A single number is the whole answer: the count of lines in the records where "concentrated" occurs.
START MATERIAL FOR THIS EXERCISE
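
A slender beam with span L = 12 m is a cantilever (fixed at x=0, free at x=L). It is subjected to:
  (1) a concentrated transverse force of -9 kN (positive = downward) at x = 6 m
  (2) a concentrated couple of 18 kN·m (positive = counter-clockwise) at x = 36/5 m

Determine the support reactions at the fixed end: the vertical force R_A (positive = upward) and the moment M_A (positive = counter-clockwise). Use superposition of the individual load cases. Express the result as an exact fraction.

Load 1 — point force P=-9 kN at a=6 m (b=L-a=6):
  R_A = P = (-9) = -9 kN
  M_A = Pa = (-9)·6 = -54 kN·m
Load 2 — applied couple M₀=18 kN·m at a=36/5 m (b=L-a=24/5):
  R_A = 0 kN
  M_A = -M₀ = -18 kN·m
Superposition: R_A = -9 kN, M_A = -72 kN·m

R_A = -9 kN, M_A = -72 kN·m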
END MATERIAL FOR THIS EXERCISE
## RESULT BELOW
2